=== Information shown ===
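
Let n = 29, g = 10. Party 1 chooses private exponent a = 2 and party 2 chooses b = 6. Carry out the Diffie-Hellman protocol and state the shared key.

20

Party 2 sends B = g^b mod n = 10^6 mod 29.
10^1 ≡ 10 (mod 29)
10^2 = (10^1)^2 ≡ 10^2 = 100 ≡ 13 (mod 29)
10^4 = (10^2)^2 ≡ 13^2 = 169 ≡ 24 (mod 29)
10^6 = 10^4 · 10^2 ≡ 24 · 13 ≡ 22 (mod 29).
So B = 22. Party 1 then computes K = B^a mod n = 22^2 mod 29.
22^1 ≡ 22 (mod 29)
22^2 = (22^1)^2 ≡ 22^2 = 484 ≡ 20 (mod 29)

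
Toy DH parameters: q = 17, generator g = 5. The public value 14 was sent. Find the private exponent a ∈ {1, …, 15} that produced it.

5

Try successive powers of 5 modulo 17:
5^1 ≡ 5
5^2 ≡ 8
5^3 ≡ 6
5^4 ≡ 13
5^5 ≡ 14
Found: a = 5.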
===
--- Exercise description ---
Your task is to give back every record exactly.

--- Answer to this problem ---
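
Let n = 29, g = 10. Party 1 chooses private exponent a = 2 and party 2 chooses b = 6. Carry out the Diffie-Hellman protocol and state the shared key.

20

Party 2 sends B = g^b mod n = 10^6 mod 29.
10^1 ≡ 10 (mod 29)
10^2 = (10^1)^2 ≡ 10^2 = 100 ≡ 13 (mod 29)
10^4 = (10^2)^2 ≡ 13^2 = 169 ≡ 24 (mod 29)
10^6 = 10^4 · 10^2 ≡ 24 · 13 ≡ 22 (mod 29).
So B = 22. Party 1 then computes K = B^a mod n = 22^2 mod 29.
22^1 ≡ 22 (mod 29)
22^2 = (22^1)^2 ≡ 22^2 = 484 ≡ 20 (mod 29)

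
Toy DH parameters: q = 17, generator g = 5. The public value 14 was sent. Find the private exponent a ∈ {1, …, 15} that produced it.

5

Try successive powers of 5 modulo 17:
5^1 ≡ 5
5^2 ≡ 8
5^3 ≡ 6
5^4 ≡ 13
5^5 ≡ 14
Found: a = 5.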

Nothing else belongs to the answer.